[Records from a collection]

*** Block opens ***

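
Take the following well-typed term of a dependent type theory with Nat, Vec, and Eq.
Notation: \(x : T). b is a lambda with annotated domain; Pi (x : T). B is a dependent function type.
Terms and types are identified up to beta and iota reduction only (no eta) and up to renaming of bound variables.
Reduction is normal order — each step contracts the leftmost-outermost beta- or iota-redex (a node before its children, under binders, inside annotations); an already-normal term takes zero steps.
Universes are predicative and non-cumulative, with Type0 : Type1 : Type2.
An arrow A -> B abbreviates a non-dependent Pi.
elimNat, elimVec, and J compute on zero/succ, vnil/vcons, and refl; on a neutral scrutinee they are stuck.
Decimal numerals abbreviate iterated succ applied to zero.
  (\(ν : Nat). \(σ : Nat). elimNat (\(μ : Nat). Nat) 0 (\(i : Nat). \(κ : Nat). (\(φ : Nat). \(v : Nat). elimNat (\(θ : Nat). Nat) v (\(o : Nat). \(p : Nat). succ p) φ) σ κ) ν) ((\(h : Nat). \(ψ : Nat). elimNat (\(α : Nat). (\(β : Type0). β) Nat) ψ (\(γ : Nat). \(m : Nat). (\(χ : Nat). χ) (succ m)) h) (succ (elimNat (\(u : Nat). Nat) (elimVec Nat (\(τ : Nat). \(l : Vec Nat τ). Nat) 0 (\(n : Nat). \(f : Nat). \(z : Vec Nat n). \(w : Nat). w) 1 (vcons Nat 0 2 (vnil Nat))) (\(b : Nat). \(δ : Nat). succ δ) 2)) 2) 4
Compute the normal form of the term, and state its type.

normal form:
  20
type:
  Nat
observation: 61 normal-order steps separate the term from its normal form.


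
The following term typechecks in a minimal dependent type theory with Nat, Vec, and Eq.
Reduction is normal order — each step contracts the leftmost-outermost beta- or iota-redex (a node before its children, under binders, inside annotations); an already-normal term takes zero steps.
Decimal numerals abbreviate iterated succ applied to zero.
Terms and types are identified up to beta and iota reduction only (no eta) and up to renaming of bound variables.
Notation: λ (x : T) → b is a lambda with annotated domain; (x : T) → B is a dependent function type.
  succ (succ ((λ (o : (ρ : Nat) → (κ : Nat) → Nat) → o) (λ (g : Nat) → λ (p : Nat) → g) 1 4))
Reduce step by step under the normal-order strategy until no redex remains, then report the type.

normal-order reduction:
  succ (succ ((λ (o : (ρ : Nat) → (κ : Nat) → Nat) → o) (λ (g : Nat) → λ (p : Nat) → g) 1 4))
  ~> succ (succ ((λ (o : Nat) → λ (ρ : Nat) → o) 1 4))
  ~> succ (succ ((λ (o : Nat) → 1) 4))
  ~> 3
inferred type:
  Nat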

*** Block closes ***

Write the data out once more. Keep every word the same.

◆ ANSWER TO THIS PROBLEM ◆
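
Take the following well-typed term of a dependent type theory with Nat, Vec, and Eq.
Notation: \(x : T). b is a lambda with annotated domain; Pi (x : T). B is a dependent function type.
Terms and types are identified up to beta and iota reduction only (no eta) and up to renaming of bound variables.
Reduction is normal order — each step contracts the leftmost-outermost beta- or iota-redex (a node before its children, under binders, inside annotations); an already-normal term takes zero steps.
Universes are predicative and non-cumulative, with Type0 : Type1 : Type2.
An arrow A -> B abbreviates a non-dependent Pi.
elimNat, elimVec, and J compute on zero/succ, vnil/vcons, and refl; on a neutral scrutinee they are stuck.
Decimal numerals abbreviate iterated succ applied to zero.
  (\(ν : Nat). \(σ : Nat). elimNat (\(μ : Nat). Nat) 0 (\(i : Nat). \(κ : Nat). (\(φ : Nat). \(v : Nat). elimNat (\(θ : Nat). Nat) v (\(o : Nat). \(p : Nat). succ p) φ) σ κ) ν) ((\(h : Nat). \(ψ : Nat). elimNat (\(α : Nat). (\(β : Type0). β) Nat) ψ (\(γ : Nat). \(m : Nat). (\(χ : Nat). χ) (succ m)) h) (succ (elimNat (\(u : Nat). Nat) (elimVec Nat (\(τ : Nat). \(l : Vec Nat τ). Nat) 0 (\(n : Nat). \(f : Nat). \(z : Vec Nat n). \(w : Nat). w) 1 (vcons Nat 0 2 (vnil Nat))) (\(b : Nat). \(δ : Nat). succ δ) 2)) 2) 4
Compute the normal form of the term, and state its type.

normal form:
  20
type:
  Nat
observation: 61 normal-order steps separate the term from its normal form.


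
The following term typechecks in a minimal dependent type theory with Nat, Vec, and Eq.
Reduction is normal order — each step contracts the leftmost-outermost beta- or iota-redex (a node before its children, under binders, inside annotations); an already-normal term takes zero steps.
Decimal numerals abbreviate iterated succ applied to zero.
Terms and types are identified up to beta and iota reduction only (no eta) and up to renaming of bound variables.
Notation: λ (x : T) → b is a lambda with annotated domain; (x : T) → B is a dependent function type.
  succ (succ ((λ (o : (ρ : Nat) → (κ : Nat) → Nat) → o) (λ (g : Nat) → λ (p : Nat) → g) 1 4))
Reduce step by step under the normal-order strategy until no redex remains, then report the type.

normal-order reduction:
  succ (succ ((λ (o : (ρ : Nat) → (κ : Nat) → Nat) → o) (λ (g : Nat) → λ (p : Nat) → g) 1 4))
  ~> succ (succ ((λ (o : Nat) → λ (ρ : Nat) → o) 1 4))
  ~> succ (succ ((λ (o : Nat) → 1) 4))
  ~> 3
inferred type:
  Nat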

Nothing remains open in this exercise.